# [TRY IT]
Using the material below, print the line that contains "fn score_new(base, step)", the line that contains "Are score and", and every line in between, exactly and nothing else.

※ ※ ※

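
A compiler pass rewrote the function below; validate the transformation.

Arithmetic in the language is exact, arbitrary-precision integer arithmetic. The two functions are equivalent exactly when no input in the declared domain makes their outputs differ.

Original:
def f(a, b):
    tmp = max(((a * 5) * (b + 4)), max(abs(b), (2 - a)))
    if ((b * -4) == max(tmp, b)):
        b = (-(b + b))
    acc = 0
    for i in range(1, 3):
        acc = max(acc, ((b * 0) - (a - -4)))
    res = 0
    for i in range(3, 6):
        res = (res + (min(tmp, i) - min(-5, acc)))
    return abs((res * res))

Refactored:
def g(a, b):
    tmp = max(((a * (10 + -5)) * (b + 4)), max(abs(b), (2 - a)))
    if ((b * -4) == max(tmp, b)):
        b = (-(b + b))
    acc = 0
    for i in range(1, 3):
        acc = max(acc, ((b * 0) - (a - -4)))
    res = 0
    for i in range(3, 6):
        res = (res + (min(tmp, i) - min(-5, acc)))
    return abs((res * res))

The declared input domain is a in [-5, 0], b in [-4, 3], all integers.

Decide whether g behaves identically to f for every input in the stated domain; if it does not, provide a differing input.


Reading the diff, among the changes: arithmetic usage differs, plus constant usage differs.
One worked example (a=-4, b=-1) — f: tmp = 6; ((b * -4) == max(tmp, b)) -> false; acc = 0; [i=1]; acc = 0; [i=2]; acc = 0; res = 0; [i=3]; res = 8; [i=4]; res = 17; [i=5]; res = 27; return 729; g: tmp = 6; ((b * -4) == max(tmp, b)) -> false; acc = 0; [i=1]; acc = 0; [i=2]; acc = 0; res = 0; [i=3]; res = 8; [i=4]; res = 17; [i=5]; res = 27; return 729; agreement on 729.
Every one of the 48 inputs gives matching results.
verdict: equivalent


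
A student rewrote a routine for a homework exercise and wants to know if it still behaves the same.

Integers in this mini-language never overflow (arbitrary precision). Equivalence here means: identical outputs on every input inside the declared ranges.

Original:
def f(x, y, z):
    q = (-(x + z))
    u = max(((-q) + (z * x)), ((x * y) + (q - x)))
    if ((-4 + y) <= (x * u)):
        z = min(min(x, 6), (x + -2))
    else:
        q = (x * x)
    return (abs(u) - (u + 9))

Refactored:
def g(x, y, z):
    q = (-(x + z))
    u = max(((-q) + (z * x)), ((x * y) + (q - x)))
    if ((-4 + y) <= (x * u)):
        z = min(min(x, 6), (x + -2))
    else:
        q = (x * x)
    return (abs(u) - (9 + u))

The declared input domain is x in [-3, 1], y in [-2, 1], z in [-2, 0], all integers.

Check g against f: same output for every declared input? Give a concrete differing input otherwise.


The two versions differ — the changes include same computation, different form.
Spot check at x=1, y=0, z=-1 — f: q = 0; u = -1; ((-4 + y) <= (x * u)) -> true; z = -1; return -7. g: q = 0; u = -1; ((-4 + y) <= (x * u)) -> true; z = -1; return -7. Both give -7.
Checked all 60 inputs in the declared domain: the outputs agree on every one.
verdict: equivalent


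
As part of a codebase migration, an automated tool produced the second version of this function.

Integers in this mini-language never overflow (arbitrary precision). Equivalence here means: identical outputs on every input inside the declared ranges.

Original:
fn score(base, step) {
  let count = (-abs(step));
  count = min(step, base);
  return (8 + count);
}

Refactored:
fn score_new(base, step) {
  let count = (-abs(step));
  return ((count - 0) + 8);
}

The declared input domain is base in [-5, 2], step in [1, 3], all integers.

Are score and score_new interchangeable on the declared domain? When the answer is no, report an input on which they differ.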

※ ※ ※

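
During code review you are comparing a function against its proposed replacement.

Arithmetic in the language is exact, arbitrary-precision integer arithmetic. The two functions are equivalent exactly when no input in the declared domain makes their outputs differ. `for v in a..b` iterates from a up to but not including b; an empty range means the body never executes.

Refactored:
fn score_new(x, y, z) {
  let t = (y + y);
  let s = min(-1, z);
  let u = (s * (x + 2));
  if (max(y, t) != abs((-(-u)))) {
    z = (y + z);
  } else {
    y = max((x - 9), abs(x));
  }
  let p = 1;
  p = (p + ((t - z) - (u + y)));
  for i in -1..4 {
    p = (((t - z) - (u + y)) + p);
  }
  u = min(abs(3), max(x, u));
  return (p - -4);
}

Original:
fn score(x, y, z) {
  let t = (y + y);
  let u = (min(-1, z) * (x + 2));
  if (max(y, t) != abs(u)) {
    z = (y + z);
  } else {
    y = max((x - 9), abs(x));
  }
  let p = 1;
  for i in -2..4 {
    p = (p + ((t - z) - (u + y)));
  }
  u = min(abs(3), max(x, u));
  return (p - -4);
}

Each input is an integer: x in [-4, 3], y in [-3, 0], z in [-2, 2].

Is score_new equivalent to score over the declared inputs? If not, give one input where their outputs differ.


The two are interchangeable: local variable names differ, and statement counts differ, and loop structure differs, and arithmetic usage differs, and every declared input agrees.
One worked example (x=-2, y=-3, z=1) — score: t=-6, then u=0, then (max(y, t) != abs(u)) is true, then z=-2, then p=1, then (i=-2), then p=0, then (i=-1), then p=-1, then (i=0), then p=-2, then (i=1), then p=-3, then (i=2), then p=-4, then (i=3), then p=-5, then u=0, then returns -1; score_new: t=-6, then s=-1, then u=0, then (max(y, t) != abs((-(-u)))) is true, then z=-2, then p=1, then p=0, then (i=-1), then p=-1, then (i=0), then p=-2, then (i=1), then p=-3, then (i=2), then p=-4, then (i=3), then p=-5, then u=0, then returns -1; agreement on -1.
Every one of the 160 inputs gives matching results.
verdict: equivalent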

※ ※ ※

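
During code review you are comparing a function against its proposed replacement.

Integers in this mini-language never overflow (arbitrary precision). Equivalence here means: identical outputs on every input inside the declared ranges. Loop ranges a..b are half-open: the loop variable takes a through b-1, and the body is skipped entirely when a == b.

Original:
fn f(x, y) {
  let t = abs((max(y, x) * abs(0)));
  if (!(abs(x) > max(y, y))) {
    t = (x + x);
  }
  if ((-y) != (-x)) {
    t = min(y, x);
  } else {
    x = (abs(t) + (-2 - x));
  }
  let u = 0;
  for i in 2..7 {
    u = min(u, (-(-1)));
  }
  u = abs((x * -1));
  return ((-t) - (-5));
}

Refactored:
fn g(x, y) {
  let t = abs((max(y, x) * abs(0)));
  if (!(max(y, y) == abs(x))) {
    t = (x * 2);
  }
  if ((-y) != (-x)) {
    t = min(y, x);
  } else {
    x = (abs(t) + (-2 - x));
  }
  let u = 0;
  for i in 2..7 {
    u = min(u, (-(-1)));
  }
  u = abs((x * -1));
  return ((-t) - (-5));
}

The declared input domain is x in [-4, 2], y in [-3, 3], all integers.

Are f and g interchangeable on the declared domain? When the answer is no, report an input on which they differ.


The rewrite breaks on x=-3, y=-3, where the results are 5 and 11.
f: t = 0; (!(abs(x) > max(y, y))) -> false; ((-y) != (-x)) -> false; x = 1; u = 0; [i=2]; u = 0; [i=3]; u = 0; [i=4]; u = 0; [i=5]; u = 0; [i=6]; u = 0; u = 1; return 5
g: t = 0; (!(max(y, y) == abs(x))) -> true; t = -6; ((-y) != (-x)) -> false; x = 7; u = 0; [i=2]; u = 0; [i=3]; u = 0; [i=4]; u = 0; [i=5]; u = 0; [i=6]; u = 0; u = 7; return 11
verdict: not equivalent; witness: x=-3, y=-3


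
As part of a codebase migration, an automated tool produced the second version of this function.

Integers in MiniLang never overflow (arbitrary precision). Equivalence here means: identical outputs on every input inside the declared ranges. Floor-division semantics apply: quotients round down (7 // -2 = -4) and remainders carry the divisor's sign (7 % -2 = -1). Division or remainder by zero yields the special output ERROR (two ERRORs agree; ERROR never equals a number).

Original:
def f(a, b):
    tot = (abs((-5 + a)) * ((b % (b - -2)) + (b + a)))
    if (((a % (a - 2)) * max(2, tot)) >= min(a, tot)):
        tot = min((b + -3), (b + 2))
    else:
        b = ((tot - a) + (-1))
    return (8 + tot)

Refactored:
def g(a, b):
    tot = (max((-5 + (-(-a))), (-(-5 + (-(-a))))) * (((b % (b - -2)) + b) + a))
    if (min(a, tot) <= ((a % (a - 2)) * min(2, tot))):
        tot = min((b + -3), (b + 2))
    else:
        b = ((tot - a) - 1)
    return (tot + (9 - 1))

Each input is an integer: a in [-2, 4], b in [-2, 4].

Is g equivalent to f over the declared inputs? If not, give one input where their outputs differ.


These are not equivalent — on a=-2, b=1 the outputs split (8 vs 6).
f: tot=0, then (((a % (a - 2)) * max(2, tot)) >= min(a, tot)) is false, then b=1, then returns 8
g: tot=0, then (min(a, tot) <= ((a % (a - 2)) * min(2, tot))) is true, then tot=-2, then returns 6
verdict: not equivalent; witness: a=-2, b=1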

※ ※ ※

# [FINAL ANSWER]
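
fn score_new(base, step) {
  let count = (-abs(step));
  return ((count - 0) + 8);
}

The declared input domain is base in [-5, 2], step in [1, 3], all integers.

Are score and score_new interchangeable on the declared domain? When the answer is no, report an input on which they differ.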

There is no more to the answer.